- **Stored items**:

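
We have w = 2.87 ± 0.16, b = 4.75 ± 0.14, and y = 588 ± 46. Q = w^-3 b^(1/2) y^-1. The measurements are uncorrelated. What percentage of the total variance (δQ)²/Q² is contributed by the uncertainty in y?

(δQ/Q)² = (-3·δw/w)² + (½·δb/b)² + (-1·δy/y)²
  w term: (-3×0.0557)² = 0.0280
  b term: (0.5×0.0295)² = 0.000217
  y term: (-1×0.0782)² = 0.00612
Total = 0.0343. Share from y = 0.00612/0.0343 = 0.178.

17.8%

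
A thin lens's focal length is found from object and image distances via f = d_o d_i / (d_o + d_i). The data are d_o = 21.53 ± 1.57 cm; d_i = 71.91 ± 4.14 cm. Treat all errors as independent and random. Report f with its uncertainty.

∂f/∂d_o = (d_i/(d_o+d_i))² = 0.592;  ∂f/∂d_i = (d_o/(d_o+d_i))² = 0.0531
δf = √((∂f/∂d_o · δd_o)² + (∂f/∂d_i · δd_i)²) = √(0.865 + 0.0483) = 0.955 cm
f = 16.57 cm.

16.57 ± 0.955 cm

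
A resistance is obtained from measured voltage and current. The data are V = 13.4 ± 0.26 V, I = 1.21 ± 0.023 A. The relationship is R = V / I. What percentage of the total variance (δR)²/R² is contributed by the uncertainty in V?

51.0%

(δR/R)² = (1·δV/V)² + (-1·δI/I)²
  V term: (1×0.0194)² = 0.000376
  I term: (-1×0.0190)² = 0.000361
Total = 0.000738. Share from V = 0.000376/0.000738 = 0.510.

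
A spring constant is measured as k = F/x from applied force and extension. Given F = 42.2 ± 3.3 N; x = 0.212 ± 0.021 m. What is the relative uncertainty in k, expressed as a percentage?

Products/powers → add relative errors in quadrature, weighted by exponent:
  (1·δF/F)² = (1×0.0782)² = 0.00612;  (-1·δx/x)² = (-1×0.0991)² = 0.00981
δk/k = √(0.0159) = 0.126

12.6%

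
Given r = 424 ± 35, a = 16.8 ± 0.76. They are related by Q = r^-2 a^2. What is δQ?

Since Q is a product/quotient, work with relative uncertainties:
  (-2·δr/r)² = (-2×0.0825)² = 0.0273;  (2·δa/a)² = (2×0.0452)² = 0.00819
δQ/Q = √(0.0354) = 0.188
Q = 0.00157, so δQ = 0.188 × 0.00157 = 0.000296.

0.000296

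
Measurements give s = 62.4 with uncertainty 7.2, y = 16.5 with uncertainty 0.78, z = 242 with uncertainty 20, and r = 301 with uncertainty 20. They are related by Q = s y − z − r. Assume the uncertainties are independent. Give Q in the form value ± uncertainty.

487 ± 131

Let p = s·y = 1030. δp/p = √((1·δs/s)² + (1·δy/y)²) = √(0.0133 + 0.00223) = 0.125, so δp = 128.
Q = p − z − r: δQ = √(δp² + δz² + δr²) = √(16500 + 400 + 400) = 131
Q = 487.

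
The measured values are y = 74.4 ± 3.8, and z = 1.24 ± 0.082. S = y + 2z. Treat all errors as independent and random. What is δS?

3.80

S is a linear combination, so absolute uncertainties add in quadrature:
  (δy)² = 14.4;  (2·δz)² = 0.0269
δS = √(14.5) = 3.80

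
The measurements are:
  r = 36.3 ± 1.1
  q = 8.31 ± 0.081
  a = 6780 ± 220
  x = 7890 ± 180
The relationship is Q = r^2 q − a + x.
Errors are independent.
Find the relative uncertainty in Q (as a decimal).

0.0605

Let p = r^2·q = 11000. δp/p = √((2·δr/r)² + (1·δq/q)²) = √(0.00367 + 9.5e-05) = 0.0614, so δp = 672.
Q = p − a + x: δQ = √(δp² + δa² + δx²) = √(4.52e+05 + 48400 + 32400) = 730
Q = 12100, so δQ/Q = 730/12100 = 0.0605.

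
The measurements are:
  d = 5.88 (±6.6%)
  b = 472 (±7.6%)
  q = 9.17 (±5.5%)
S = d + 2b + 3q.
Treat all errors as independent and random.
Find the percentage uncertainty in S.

For a sum/difference, combine absolute errors in quadrature:
  (δd)² = 0.151;  (2·δb)² = 5150;  (3·δq)² = 2.29
δS = √(5150) = 71.8
S = 977, so δS/S = 71.8/977 = 0.0734.

7.34%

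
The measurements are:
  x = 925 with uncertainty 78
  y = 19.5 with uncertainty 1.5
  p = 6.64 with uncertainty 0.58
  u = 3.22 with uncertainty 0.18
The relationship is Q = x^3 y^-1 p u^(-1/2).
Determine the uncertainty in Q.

4.2e+07

Q is a product of powers, so relative uncertainties combine in quadrature:
  (3·δx/x)² = (3×0.0843)² = 0.0640;  (-1·δy/y)² = (-1×0.0769)² = 0.00592;  (1·δp/p)² = (1×0.0873)² = 0.00763;  (−½·δu/u)² = (-0.5×0.0559)² = 0.000781
δQ/Q = √(0.0783) = 0.280
Q = 1.5e+08, so δQ = 0.280 × 1.5e+08 = 4.2e+07.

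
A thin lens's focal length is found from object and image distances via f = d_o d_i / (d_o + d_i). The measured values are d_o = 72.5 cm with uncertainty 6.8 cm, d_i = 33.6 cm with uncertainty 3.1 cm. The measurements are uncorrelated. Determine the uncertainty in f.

1.60 cm

∂f/∂d_o = (d_i/(d_o+d_i))² = 0.100;  ∂f/∂d_i = (d_o/(d_o+d_i))² = 0.467
δf = √((∂f/∂d_o · δd_o)² + (∂f/∂d_i · δd_i)²) = √(0.465 + 2.10) = 1.60 cm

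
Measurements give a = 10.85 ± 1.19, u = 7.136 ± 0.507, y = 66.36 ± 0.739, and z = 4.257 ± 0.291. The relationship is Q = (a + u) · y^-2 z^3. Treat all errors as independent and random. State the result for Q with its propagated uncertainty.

0.3151 ± 0.0688

Let w = a + u = 17.99. δw = √(δa² + δu²) = √(1.42 + 0.257) = 1.29, so δw/w = 0.0719.
Q is then a monomial in w, y, z:
δQ/Q = √((δw/w)² + (-2·δy/y)² + (3·δz/z)²) = √(0.00517 + 0.000496 + 0.0421) = 0.218
Q = 0.3151, so δQ = 0.218 × 0.3151 = 0.0688.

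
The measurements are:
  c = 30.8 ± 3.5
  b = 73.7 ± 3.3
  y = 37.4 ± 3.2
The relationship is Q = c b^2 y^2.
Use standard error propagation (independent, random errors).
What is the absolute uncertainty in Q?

Relative error in a monomial: (δQ/Q)² = Σ (nᵢ · δxᵢ/xᵢ)².
  (1·δc/c)² = (1×0.114)² = 0.0129;  (2·δb/b)² = (2×0.0448)² = 0.00802;  (2·δy/y)² = (2×0.0856)² = 0.0293
δQ/Q = √(0.0502) = 0.224
Q = 2.34e+08, so δQ = 0.224 × 2.34e+08 = 5.24e+07.

5.24e+07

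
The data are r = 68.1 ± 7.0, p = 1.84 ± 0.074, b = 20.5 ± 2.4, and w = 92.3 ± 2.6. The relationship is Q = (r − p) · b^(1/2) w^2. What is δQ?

Let u = r − p = 66.3. δu = √(δr² + δp²) = √(49.0 + 0.00548) = 7.00, so δu/u = 0.106.
Q is then a monomial in u, b, w:
δQ/Q = √((δu/u)² + (½·δb/b)² + (2·δw/w)²) = √(0.0112 + 0.00343 + 0.00317) = 0.133
Q = 2.56e+06, so δQ = 0.133 × 2.56e+06 = 3.41e+05.

3.41e+05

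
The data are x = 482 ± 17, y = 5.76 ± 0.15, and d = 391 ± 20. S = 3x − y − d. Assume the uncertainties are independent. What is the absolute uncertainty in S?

Each term contributes (cᵢ δxᵢ)² to (δS)²:
  (3·δx)² = 2600;  (δy)² = 0.0225;  (δd)² = 400
δS = √(3000) = 54.8

54.8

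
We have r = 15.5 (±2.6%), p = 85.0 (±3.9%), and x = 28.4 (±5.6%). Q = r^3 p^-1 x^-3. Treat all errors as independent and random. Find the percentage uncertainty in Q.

18.9%

Relative error in a monomial: (δQ/Q)² = Σ (nᵢ · δxᵢ/xᵢ)².
  (3·δr/r)² = (3×0.0260)² = 0.00608;  (-1·δp/p)² = (-1×0.0390)² = 0.00152;  (-3·δx/x)² = (-3×0.0560)² = 0.0282
δQ/Q = √(0.0358) = 0.189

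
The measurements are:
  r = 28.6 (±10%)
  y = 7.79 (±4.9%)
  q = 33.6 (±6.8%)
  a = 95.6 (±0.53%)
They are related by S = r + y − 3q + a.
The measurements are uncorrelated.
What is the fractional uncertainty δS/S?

0.239

Each term contributes (cᵢ δxᵢ)² to (δS)²:
  (δr)² = 8.18;  (δy)² = 0.146;  (3·δq)² = 47.0;  (δa)² = 0.257
δS = √(55.6) = 7.45
S = 31.2, so δS/S = 7.45/31.2 = 0.239.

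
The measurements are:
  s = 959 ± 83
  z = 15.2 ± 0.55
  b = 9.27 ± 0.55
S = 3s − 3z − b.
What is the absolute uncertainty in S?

249

Each term contributes (cᵢ δxᵢ)² to (δS)²:
  (3·δs)² = 62000;  (3·δz)² = 2.72;  (δb)² = 0.303
δS = √(62000) = 249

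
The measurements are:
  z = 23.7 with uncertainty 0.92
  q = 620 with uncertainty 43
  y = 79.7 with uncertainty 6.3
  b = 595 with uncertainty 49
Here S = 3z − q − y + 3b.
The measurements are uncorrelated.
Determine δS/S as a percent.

Each term contributes (cᵢ δxᵢ)² to (δS)²:
  (3·δz)² = 7.62;  (δq)² = 1850;  (δy)² = 39.7;  (3·δb)² = 21600
δS = √(23500) = 153
S = 1160, so δS/S = 153/1160 = 0.133.

13.3%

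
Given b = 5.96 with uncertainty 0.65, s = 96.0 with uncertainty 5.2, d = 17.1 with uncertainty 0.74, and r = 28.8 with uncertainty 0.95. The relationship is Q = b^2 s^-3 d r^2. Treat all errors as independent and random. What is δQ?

0.161

Relative error in a monomial: (δQ/Q)² = Σ (nᵢ · δxᵢ/xᵢ)².
  (2·δb/b)² = (2×0.109)² = 0.0476;  (-3·δs/s)² = (-3×0.0542)² = 0.0264;  (1·δd/d)² = (1×0.0433)² = 0.00187;  (2·δr/r)² = (2×0.0330)² = 0.00435
δQ/Q = √(0.0802) = 0.283
Q = 0.569, so δQ = 0.283 × 0.569 = 0.161.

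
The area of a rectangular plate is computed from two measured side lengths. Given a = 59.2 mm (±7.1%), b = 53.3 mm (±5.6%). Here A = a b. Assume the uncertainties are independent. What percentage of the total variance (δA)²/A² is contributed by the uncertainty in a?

(δA/A)² = (1·δa/a)² + (1·δb/b)²
  a term: (1×0.0710)² = 0.00504
  b term: (1×0.0560)² = 0.00314
Total = 0.00818. Share from a = 0.00504/0.00818 = 0.616.

61.6%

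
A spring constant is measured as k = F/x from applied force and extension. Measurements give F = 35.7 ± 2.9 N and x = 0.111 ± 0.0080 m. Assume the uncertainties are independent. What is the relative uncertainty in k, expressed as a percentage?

Relative error in a monomial: (δk/k)² = Σ (nᵢ · δxᵢ/xᵢ)².
  (1·δF/F)² = (1×0.0812)² = 0.00660;  (-1·δx/x)² = (-1×0.0721)² = 0.00519
δk/k = √(0.0118) = 0.109

10.9%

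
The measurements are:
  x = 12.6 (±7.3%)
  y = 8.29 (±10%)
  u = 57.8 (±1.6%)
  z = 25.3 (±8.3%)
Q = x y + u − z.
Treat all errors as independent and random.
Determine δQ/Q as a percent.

Let p = x·y = 104. δp/p = √((1·δx/x)² + (1·δy/y)²) = √(0.00533 + 0.0100) = 0.124, so δp = 12.9.
Q = p + u − z: δQ = √(δp² + δu² + δz²) = √(167 + 0.855 + 4.41) = 13.1
Q = 137, so δQ/Q = 13.1/137 = 0.0959.

9.59%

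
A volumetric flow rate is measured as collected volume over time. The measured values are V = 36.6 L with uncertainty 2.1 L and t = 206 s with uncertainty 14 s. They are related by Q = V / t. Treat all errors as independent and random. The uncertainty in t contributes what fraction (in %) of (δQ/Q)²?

58.4%

(δQ/Q)² = (1·δV/V)² + (-1·δt/t)²
  V term: (1×0.0574)² = 0.00329
  t term: (-1×0.0680)² = 0.00462
Total = 0.00791. Share from t = 0.00462/0.00791 = 0.584.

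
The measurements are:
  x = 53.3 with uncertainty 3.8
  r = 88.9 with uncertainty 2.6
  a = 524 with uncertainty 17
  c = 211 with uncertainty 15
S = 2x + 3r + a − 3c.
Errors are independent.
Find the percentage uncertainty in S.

Absolute uncertainties add in quadrature for a linear combination:
  (2·δx)² = 57.8;  (3·δr)² = 60.8;  (δa)² = 289;  (3·δc)² = 2020
δS = √(2430) = 49.3
S = 264, so δS/S = 49.3/264 = 0.187.

18.7%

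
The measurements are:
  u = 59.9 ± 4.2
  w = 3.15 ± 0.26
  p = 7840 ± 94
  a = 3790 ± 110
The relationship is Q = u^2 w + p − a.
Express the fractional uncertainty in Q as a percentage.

12.0%

Let h = u^2·w = 11300. δh/h = √((2·δu/u)² + (1·δw/w)²) = √(0.0197 + 0.00681) = 0.163, so δh = 1840.
Q = h + p − a: δQ = √(δh² + δp² + δa²) = √(3.38e+06 + 8840 + 12100) = 1840
Q = 15400, so δQ/Q = 1840/15400 = 0.120.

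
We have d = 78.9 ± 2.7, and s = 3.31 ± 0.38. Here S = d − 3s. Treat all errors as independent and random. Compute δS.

S is a linear combination, so absolute uncertainties add in quadrature:
  (δd)² = 7.29;  (3·δs)² = 1.30
δS = √(8.59) = 2.93

2.93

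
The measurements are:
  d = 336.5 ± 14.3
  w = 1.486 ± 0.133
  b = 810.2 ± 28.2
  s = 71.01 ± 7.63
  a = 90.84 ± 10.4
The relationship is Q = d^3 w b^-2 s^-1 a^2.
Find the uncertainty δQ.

3060

For a monomial Q ∝ d^3, w, b^-2, s^-1, a^2, fractional errors add in quadrature:
  (3·δd/d)² = (3×0.0425)² = 0.0163;  (1·δw/w)² = (1×0.0895)² = 0.00801;  (-2·δb/b)² = (-2×0.0348)² = 0.00485;  (-1·δs/s)² = (-1×0.107)² = 0.0115;  (2·δa/a)² = (2×0.114)² = 0.0524
δQ/Q = √(0.0931) = 0.305
Q = 10020, so δQ = 0.305 × 10020 = 3060.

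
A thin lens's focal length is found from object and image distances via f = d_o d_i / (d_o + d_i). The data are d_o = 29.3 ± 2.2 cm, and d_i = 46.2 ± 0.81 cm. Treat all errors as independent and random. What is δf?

∂f/∂d_o = (d_i/(d_o+d_i))² = 0.374;  ∂f/∂d_i = (d_o/(d_o+d_i))² = 0.151
δf = √((∂f/∂d_o · δd_o)² + (∂f/∂d_i · δd_i)²) = √(0.679 + 0.0149) = 0.833 cm

0.833 cm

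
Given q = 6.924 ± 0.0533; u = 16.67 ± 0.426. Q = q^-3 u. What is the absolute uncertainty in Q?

Q is a product of powers, so relative uncertainties combine in quadrature:
  (-3·δq/q)² = (-3×0.00770)² = 0.000533;  (1·δu/u)² = (1×0.0256)² = 0.000653
δQ/Q = √(0.00119) = 0.0344
Q = 0.05022, so δQ = 0.0344 × 0.05022 = 0.00173.

0.00173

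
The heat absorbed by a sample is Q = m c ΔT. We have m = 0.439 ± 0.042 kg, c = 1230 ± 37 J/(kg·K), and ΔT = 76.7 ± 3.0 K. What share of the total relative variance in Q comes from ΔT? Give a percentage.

13.2%

(δQ/Q)² = (1·δm/m)² + (1·δc/c)² + (1·δΔT/ΔT)²
  m term: (1×0.0957)² = 0.00915
  c term: (1×0.0301)² = 0.000905
  ΔT term: (1×0.0391)² = 0.00153
Total = 0.0116. Share from ΔT = 0.00153/0.0116 = 0.132.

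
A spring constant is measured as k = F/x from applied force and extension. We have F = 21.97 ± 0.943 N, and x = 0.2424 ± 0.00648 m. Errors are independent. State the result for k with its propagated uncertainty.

90.64 ± 4.58 N/m

Relative error in a monomial: (δk/k)² = Σ (nᵢ · δxᵢ/xᵢ)².
  (1·δF/F)² = (1×0.0429)² = 0.00184;  (-1·δx/x)² = (-1×0.0267)² = 0.000715
δk/k = √(0.00256) = 0.0506
k = 90.64 N/m, so δk = 0.0506 × 90.64 = 4.58 N/m.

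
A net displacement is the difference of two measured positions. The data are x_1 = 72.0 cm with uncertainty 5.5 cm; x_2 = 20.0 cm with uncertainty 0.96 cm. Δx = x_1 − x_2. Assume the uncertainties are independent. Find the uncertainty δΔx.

Δx is a linear combination, so absolute uncertainties add in quadrature:
  (δx_1)² = 30.2;  (δx_2)² = 0.922
δΔx = √(31.2) = 5.58 cm

5.58 cm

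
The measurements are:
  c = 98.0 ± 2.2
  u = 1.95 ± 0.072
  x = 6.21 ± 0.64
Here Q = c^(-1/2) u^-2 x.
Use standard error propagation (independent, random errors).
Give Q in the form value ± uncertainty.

For a monomial Q ∝ c^(-1/2), u^-2, x, fractional errors add in quadrature:
  (−½·δc/c)² = (-0.5×0.0224)² = 0.000126;  (-2·δu/u)² = (-2×0.0369)² = 0.00545;  (1·δx/x)² = (1×0.103)² = 0.0106
δQ/Q = √(0.0162) = 0.127
Q = 0.165, so δQ = 0.127 × 0.165 = 0.0210.

0.165 ± 0.0210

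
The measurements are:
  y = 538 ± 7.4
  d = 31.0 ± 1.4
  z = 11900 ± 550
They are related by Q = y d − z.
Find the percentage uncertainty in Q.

20.1%

Let p = y·d = 16700. δp/p = √((1·δy/y)² + (1·δd/d)²) = √(0.000189 + 0.00204) = 0.0472, so δp = 787.
Q = p − z: δQ = √(δp² + δz²) = √(6.2e+05 + 3.02e+05) = 960
Q = 4780, so δQ/Q = 960/4780 = 0.201.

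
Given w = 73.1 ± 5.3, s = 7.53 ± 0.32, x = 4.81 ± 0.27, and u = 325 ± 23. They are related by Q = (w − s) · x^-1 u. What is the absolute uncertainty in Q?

537

Let h = w − s = 65.6. δh = √(δw² + δs²) = √(28.1 + 0.102) = 5.31, so δh/h = 0.0810.
Q is then a monomial in h, x, u:
δQ/Q = √((δh/h)² + (-1·δx/x)² + (1·δu/u)²) = √(0.00656 + 0.00315 + 0.00501) = 0.121
Q = 4430, so δQ = 0.121 × 4430 = 537.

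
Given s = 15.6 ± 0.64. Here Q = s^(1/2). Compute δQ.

Products/powers → add relative errors in quadrature, weighted by exponent:
  (½·δs/s)² = (0.5×0.0410)² = 0.000421
δQ/Q = √(0.000421) = 0.0205
Q = 3.95, so δQ = 0.0205 × 3.95 = 0.0810.

0.0810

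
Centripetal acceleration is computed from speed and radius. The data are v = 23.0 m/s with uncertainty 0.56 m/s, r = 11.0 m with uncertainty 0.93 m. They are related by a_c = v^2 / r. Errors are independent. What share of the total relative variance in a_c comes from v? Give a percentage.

(δa_c/a_c)² = (2·δv/v)² + (-1·δr/r)²
  v term: (2×0.0243)² = 0.00237
  r term: (-1×0.0845)² = 0.00715
Total = 0.00952. Share from v = 0.00237/0.00952 = 0.249.

24.9%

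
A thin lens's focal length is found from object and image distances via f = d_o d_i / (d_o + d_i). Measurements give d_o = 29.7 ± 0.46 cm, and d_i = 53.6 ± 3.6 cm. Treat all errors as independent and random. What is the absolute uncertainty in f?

0.496 cm

∂f/∂d_o = (d_i/(d_o+d_i))² = 0.414;  ∂f/∂d_i = (d_o/(d_o+d_i))² = 0.127
δf = √((∂f/∂d_o · δd_o)² + (∂f/∂d_i · δd_i)²) = √(0.0363 + 0.209) = 0.496 cm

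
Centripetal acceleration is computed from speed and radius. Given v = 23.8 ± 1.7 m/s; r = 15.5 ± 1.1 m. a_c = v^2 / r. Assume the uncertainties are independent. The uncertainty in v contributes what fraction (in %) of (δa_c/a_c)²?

(δa_c/a_c)² = (2·δv/v)² + (-1·δr/r)²
  v term: (2×0.0714)² = 0.0204
  r term: (-1×0.0710)² = 0.00504
Total = 0.0254. Share from v = 0.0204/0.0254 = 0.802.

80.2%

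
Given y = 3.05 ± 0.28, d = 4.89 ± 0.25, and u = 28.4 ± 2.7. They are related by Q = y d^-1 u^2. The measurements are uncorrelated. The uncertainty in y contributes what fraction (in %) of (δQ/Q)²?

(δQ/Q)² = (1·δy/y)² + (-1·δd/d)² + (2·δu/u)²
  y term: (1×0.0918)² = 0.00843
  d term: (-1×0.0511)² = 0.00261
  u term: (2×0.0951)² = 0.0362
Total = 0.0472. Share from y = 0.00843/0.0472 = 0.179.

17.9%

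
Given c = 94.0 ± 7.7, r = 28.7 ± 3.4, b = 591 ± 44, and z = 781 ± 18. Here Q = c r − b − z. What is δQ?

Let p = c·r = 2700. δp/p = √((1·δc/c)² + (1·δr/r)²) = √(0.00671 + 0.0140) = 0.144, so δp = 389.
Q = p − b − z: δQ = √(δp² + δb² + δz²) = √(1.51e+05 + 1940 + 324) = 391

391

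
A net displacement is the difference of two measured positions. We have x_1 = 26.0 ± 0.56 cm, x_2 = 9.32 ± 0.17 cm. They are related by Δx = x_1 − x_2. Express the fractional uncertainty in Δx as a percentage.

Δx is a linear combination, so absolute uncertainties add in quadrature:
  (δx_1)² = 0.314;  (δx_2)² = 0.0289
δΔx = √(0.343) = 0.585 cm
Δx = 16.7 cm, so δΔx/Δx = 0.585/16.7 = 0.0351.

3.51%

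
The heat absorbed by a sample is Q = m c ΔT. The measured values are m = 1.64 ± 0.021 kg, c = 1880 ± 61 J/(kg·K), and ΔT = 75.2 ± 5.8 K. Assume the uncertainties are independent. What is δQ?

19600 J

Each factor contributes (exponent × relative error)² to (δQ/Q)²:
  (1·δm/m)² = (1×0.0128)² = 0.000164;  (1·δc/c)² = (1×0.0324)² = 0.00105;  (1·δΔT/ΔT)² = (1×0.0771)² = 0.00595
δQ/Q = √(0.00717) = 0.0846
Q = 2.32e+05 J, so δQ = 0.0846 × 2.32e+05 = 19600 J.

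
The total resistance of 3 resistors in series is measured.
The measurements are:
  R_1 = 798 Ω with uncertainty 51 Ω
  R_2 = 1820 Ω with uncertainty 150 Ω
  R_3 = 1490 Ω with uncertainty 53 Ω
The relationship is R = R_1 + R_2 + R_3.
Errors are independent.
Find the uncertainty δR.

R is a linear combination, so absolute uncertainties add in quadrature:
  (δR_1)² = 2600;  (δR_2)² = 22500;  (δR_3)² = 2810
δR = √(27900) = 167 Ω

167 Ω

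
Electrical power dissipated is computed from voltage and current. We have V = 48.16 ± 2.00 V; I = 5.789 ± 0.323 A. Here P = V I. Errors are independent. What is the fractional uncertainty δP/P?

P is a product of powers, so relative uncertainties combine in quadrature:
  (1·δV/V)² = (1×0.0415)² = 0.00172;  (1·δI/I)² = (1×0.0558)² = 0.00311
δP/P = √(0.00484) = 0.0696

0.0696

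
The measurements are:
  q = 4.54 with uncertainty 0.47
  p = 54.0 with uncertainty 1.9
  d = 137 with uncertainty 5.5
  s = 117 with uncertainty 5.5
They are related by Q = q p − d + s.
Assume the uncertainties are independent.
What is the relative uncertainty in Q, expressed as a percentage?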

- **TASK PROMPT**: Return exactly the run of lines that opens with the one containing "Δx as a percentage." and closes with the last line of the records above.

- **EXERCISE RESULT**:
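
A net displacement is the difference of two measured positions. We have x_1 = 26.0 ± 0.56 cm, x_2 = 9.32 ± 0.17 cm. They are related by Δx = x_1 − x_2. Express the fractional uncertainty in Δx as a percentage.

Δx is a linear combination, so absolute uncertainties add in quadrature:
  (δx_1)² = 0.314;  (δx_2)² = 0.0289
δΔx = √(0.343) = 0.585 cm
Δx = 16.7 cm, so δΔx/Δx = 0.585/16.7 = 0.0351.

3.51%

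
The heat absorbed by a sample is Q = m c ΔT. The measured values are m = 1.64 ± 0.021 kg, c = 1880 ± 61 J/(kg·K), and ΔT = 75.2 ± 5.8 K. Assume the uncertainties are independent. What is δQ?

19600 J

Each factor contributes (exponent × relative error)² to (δQ/Q)²:
  (1·δm/m)² = (1×0.0128)² = 0.000164;  (1·δc/c)² = (1×0.0324)² = 0.00105;  (1·δΔT/ΔT)² = (1×0.0771)² = 0.00595
δQ/Q = √(0.00717) = 0.0846
Q = 2.32e+05 J, so δQ = 0.0846 × 2.32e+05 = 19600 J.

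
The total resistance of 3 resistors in series is measured.
The measurements are:
  R_1 = 798 Ω with uncertainty 51 Ω
  R_2 = 1820 Ω with uncertainty 150 Ω
  R_3 = 1490 Ω with uncertainty 53 Ω
The relationship is R = R_1 + R_2 + R_3.
Errors are independent.
Find the uncertainty δR.

R is a linear combination, so absolute uncertainties add in quadrature:
  (δR_1)² = 2600;  (δR_2)² = 22500;  (δR_3)² = 2810
δR = √(27900) = 167 Ω

167 Ω

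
Electrical power dissipated is computed from voltage and current. We have V = 48.16 ± 2.00 V; I = 5.789 ± 0.323 A. Here P = V I. Errors are independent. What is the fractional uncertainty δP/P?

P is a product of powers, so relative uncertainties combine in quadrature:
  (1·δV/V)² = (1×0.0415)² = 0.00172;  (1·δI/I)² = (1×0.0558)² = 0.00311
δP/P = √(0.00484) = 0.0696

0.0696

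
The measurements are:
  q = 4.54 with uncertainty 0.47
  p = 54.0 with uncertainty 1.9
  d = 137 with uncertainty 5.5
  s = 117 with uncertainty 5.5
They are related by Q = q p − d + s.
Assume the uncertainties are independent.
What is the relative uncertainty in Q, expressed as a percentage?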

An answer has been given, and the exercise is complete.